Return every line of the data exactly as it stands.

[Records drawn from a dataset]
──────
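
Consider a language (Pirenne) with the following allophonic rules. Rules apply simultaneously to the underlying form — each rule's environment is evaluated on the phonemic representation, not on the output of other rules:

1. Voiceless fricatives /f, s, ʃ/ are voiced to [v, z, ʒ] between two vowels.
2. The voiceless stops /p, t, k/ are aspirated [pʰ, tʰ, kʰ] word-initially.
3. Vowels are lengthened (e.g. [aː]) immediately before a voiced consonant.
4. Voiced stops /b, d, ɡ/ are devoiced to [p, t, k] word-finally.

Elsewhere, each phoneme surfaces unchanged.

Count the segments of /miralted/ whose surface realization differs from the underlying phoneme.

Segments that undergo a rule: /i/ → [iː] (rule 3); /a/ → [aː] (rule 3); /e/ → [eː] (rule 3); /d/ → [t] (rule 4).
All other segments surface unchanged.

4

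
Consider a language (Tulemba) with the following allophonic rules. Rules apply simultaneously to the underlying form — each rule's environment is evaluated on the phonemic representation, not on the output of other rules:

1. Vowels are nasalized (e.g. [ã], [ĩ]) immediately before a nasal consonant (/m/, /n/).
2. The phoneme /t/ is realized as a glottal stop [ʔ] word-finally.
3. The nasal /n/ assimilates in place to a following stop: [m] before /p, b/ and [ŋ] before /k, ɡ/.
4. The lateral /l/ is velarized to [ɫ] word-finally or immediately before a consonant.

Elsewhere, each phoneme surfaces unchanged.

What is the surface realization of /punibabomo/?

[pũnibabõmo]

/u/ (between /p/ and /n/) occurs before a nasal consonant → [ũ] by rule 1.
/n/ (between /u/ and /i/) is in the target of rule 3 but the environment (before a labial or velar stop) is not met → [n].
/i/ — between /n/ and /b/; rule 1 does not apply here → [i].
/a/ (between /b/ and /b/): rule 1 targets it, but not before a nasal consonant → unchanged [a].
/o/ (between /b/ and /m/) occurs before a nasal consonant → [õ] by rule 1.
/o/ (word-final) is in the target of rule 1 but the environment (before a nasal consonant) is not met → [o].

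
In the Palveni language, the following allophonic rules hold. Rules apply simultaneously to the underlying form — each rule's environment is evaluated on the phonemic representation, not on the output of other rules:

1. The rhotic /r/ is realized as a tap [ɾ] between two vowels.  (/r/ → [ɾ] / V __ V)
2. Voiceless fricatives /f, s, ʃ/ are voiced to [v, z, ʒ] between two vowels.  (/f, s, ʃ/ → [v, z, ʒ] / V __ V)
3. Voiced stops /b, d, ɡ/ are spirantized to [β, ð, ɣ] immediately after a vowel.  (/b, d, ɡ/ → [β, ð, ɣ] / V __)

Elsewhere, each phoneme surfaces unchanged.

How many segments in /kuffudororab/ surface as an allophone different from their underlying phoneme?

4

Segments that undergo a rule: /d/ → [ð] (rule 3); /r/ → [ɾ] (rule 1); /r/ → [ɾ] (rule 1); /b/ → [β] (rule 3).
All other segments surface unchanged.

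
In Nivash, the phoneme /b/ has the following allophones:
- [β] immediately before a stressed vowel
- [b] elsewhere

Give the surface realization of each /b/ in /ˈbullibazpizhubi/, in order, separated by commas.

[β], [b], [b]

Occurrence 1 (position 1): immediately before a stressed vowel → [β].
Occurrence 2 (position 6): no conditioning environment matches → elsewhere allophone [b].
Occurrence 3 (position 14): no conditioning environment matches → elsewhere allophone [b].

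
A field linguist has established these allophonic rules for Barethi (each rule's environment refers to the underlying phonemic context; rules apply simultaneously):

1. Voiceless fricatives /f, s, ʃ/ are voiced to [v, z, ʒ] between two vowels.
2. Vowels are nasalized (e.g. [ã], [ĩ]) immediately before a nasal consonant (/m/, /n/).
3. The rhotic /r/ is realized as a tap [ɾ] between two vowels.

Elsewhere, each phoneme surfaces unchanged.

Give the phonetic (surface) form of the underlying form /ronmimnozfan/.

/r/ (word-initial): rule 3 targets it, but not between two vowels → unchanged [r].
/o/ (between /r/ and /n/) occurs before a nasal consonant → [õ] by rule 2.
/i/ (between /m/ and /m/) occurs before a nasal consonant → [ĩ] by rule 2.
/o/ (between /n/ and /z/) is in the target of rule 2 but the environment (before a nasal consonant) is not met → [o].
/f/ (between /z/ and /a/) fails the environment for rule 1, so it stays [f].
/a/ (between /f/ and /n/) occurs before a nasal consonant → [ã] by rule 2.

[rõnmĩmnozfãn]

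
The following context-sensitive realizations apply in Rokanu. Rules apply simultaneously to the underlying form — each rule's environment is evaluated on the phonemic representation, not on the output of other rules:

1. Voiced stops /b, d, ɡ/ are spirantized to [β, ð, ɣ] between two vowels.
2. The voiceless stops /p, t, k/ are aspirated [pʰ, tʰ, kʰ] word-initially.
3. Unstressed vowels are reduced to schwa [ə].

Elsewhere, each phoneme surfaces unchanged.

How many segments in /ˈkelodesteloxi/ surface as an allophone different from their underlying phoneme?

7

Segments that undergo a rule: /k/ → [kʰ] (rule 2); /o/ → [ə] (rule 3); /d/ → [ð] (rule 1); /e/ → [ə] (rule 3); /e/ → [ə] (rule 3); /o/ → [ə] (rule 3); /i/ → [ə] (rule 3).
All other segments surface unchanged.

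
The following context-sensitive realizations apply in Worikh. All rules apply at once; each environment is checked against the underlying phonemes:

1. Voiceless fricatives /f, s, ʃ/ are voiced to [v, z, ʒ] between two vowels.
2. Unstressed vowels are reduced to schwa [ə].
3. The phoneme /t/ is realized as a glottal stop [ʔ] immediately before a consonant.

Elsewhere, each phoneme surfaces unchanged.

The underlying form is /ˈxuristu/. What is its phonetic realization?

/u/ (between /x/ and /r/): rule 2 targets it, but not in an unstressed syllable → unchanged [u].
/i/ meets the environment for rule 2 (in an unstressed syllable) → [ə].
/s/ — between /i/ and /t/; rule 1 does not apply here → [s].
/t/ (between /s/ and /u/): rule 3 targets it, but not immediately before a consonant → unchanged [t].
/u/ (word-final): in an unstressed syllable, so rule 2 applies → [ə].

[ˈxurəstə]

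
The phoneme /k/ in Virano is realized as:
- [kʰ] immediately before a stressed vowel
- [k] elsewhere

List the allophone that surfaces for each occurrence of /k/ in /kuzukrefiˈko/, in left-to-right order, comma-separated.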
──────
### Worked solution
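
Consider a language (Pirenne) with the following allophonic rules. Rules apply simultaneously to the underlying form — each rule's environment is evaluated on the phonemic representation, not on the output of other rules:

1. Voiceless fricatives /f, s, ʃ/ are voiced to [v, z, ʒ] between two vowels.
2. The voiceless stops /p, t, k/ are aspirated [pʰ, tʰ, kʰ] word-initially.
3. Vowels are lengthened (e.g. [aː]) immediately before a voiced consonant.
4. Voiced stops /b, d, ɡ/ are devoiced to [p, t, k] word-finally.

Elsewhere, each phoneme surfaces unchanged.

Count the segments of /miralted/ whose surface realization differs from the underlying phoneme.

Segments that undergo a rule: /i/ → [iː] (rule 3); /a/ → [aː] (rule 3); /e/ → [eː] (rule 3); /d/ → [t] (rule 4).
All other segments surface unchanged.

4

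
Consider a language (Tulemba) with the following allophonic rules. Rules apply simultaneously to the underlying form — each rule's environment is evaluated on the phonemic representation, not on the output of other rules:

1. Vowels are nasalized (e.g. [ã], [ĩ]) immediately before a nasal consonant (/m/, /n/).
2. The phoneme /t/ is realized as a glottal stop [ʔ] word-finally.
3. The nasal /n/ assimilates in place to a following stop: [m] before /p, b/ and [ŋ] before /k, ɡ/.
4. The lateral /l/ is velarized to [ɫ] word-finally or immediately before a consonant.

Elsewhere, each phoneme surfaces unchanged.

What is the surface realization of /punibabomo/?

[pũnibabõmo]

/u/ (between /p/ and /n/) occurs before a nasal consonant → [ũ] by rule 1.
/n/ (between /u/ and /i/) is in the target of rule 3 but the environment (before a labial or velar stop) is not met → [n].
/i/ — between /n/ and /b/; rule 1 does not apply here → [i].
/a/ (between /b/ and /b/): rule 1 targets it, but not before a nasal consonant → unchanged [a].
/o/ (between /b/ and /m/) occurs before a nasal consonant → [õ] by rule 1.
/o/ (word-final) is in the target of rule 1 but the environment (before a nasal consonant) is not met → [o].

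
In the Palveni language, the following allophonic rules hold. Rules apply simultaneously to the underlying form — each rule's environment is evaluated on the phonemic representation, not on the output of other rules:

1. The rhotic /r/ is realized as a tap [ɾ] between two vowels.  (/r/ → [ɾ] / V __ V)
2. Voiceless fricatives /f, s, ʃ/ are voiced to [v, z, ʒ] between two vowels.  (/f, s, ʃ/ → [v, z, ʒ] / V __ V)
3. Voiced stops /b, d, ɡ/ are spirantized to [β, ð, ɣ] immediately after a vowel.  (/b, d, ɡ/ → [β, ð, ɣ] / V __)

Elsewhere, each phoneme surfaces unchanged.

How many segments in /kuffudororab/ surface as an allophone different from their underlying phoneme?

4

Segments that undergo a rule: /d/ → [ð] (rule 3); /r/ → [ɾ] (rule 1); /r/ → [ɾ] (rule 1); /b/ → [β] (rule 3).
All other segments surface unchanged.

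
In Nivash, the phoneme /b/ has the following allophones:
- [β] immediately before a stressed vowel
- [b] elsewhere

Give the surface realization of each /b/ in /ˈbullibazpizhubi/, in order, separated by commas.

[β], [b], [b]

Occurrence 1 (position 1): immediately before a stressed vowel → [β].
Occurrence 2 (position 6): no conditioning environment matches → elsewhere allophone [b].
Occurrence 3 (position 14): no conditioning environment matches → elsewhere allophone [b].

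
A field linguist has established these allophonic rules for Barethi (each rule's environment refers to the underlying phonemic context; rules apply simultaneously):

1. Voiceless fricatives /f, s, ʃ/ are voiced to [v, z, ʒ] between two vowels.
2. Vowels are nasalized (e.g. [ã], [ĩ]) immediately before a nasal consonant (/m/, /n/).
3. The rhotic /r/ is realized as a tap [ɾ] between two vowels.

Elsewhere, each phoneme surfaces unchanged.

Give the phonetic (surface) form of the underlying form /ronmimnozfan/.

/r/ (word-initial): rule 3 targets it, but not between two vowels → unchanged [r].
/o/ (between /r/ and /n/) occurs before a nasal consonant → [õ] by rule 2.
/i/ (between /m/ and /m/) occurs before a nasal consonant → [ĩ] by rule 2.
/o/ (between /n/ and /z/) is in the target of rule 2 but the environment (before a nasal consonant) is not met → [o].
/f/ (between /z/ and /a/) fails the environment for rule 1, so it stays [f].
/a/ (between /f/ and /n/) occurs before a nasal consonant → [ã] by rule 2.

[rõnmĩmnozfãn]

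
The following context-sensitive realizations apply in Rokanu. Rules apply simultaneously to the underlying form — each rule's environment is evaluated on the phonemic representation, not on the output of other rules:

1. Voiced stops /b, d, ɡ/ are spirantized to [β, ð, ɣ] between two vowels.
2. The voiceless stops /p, t, k/ are aspirated [pʰ, tʰ, kʰ] word-initially.
3. Unstressed vowels are reduced to schwa [ə].

Elsewhere, each phoneme surfaces unchanged.

How many segments in /ˈkelodesteloxi/ surface as an allophone different from their underlying phoneme?

7

Segments that undergo a rule: /k/ → [kʰ] (rule 2); /o/ → [ə] (rule 3); /d/ → [ð] (rule 1); /e/ → [ə] (rule 3); /e/ → [ə] (rule 3); /o/ → [ə] (rule 3); /i/ → [ə] (rule 3).
All other segments surface unchanged.

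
The following context-sensitive realizations apply in Worikh. All rules apply at once; each environment is checked against the underlying phonemes:

1. Voiceless fricatives /f, s, ʃ/ are voiced to [v, z, ʒ] between two vowels.
2. Unstressed vowels are reduced to schwa [ə].
3. The phoneme /t/ is realized as a glottal stop [ʔ] immediately before a consonant.

Elsewhere, each phoneme surfaces unchanged.

The underlying form is /ˈxuristu/. What is its phonetic realization?

/u/ (between /x/ and /r/): rule 2 targets it, but not in an unstressed syllable → unchanged [u].
/i/ meets the environment for rule 2 (in an unstressed syllable) → [ə].
/s/ — between /i/ and /t/; rule 1 does not apply here → [s].
/t/ (between /s/ and /u/): rule 3 targets it, but not immediately before a consonant → unchanged [t].
/u/ (word-final): in an unstressed syllable, so rule 2 applies → [ə].

[ˈxurəstə]

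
The phoneme /k/ in Virano is realized as:
- [kʰ] immediately before a stressed vowel
- [k] elsewhere

List the allophone that surfaces for each occurrence of /k/ in /kuzukrefiˈko/, in left-to-right order, comma-separated.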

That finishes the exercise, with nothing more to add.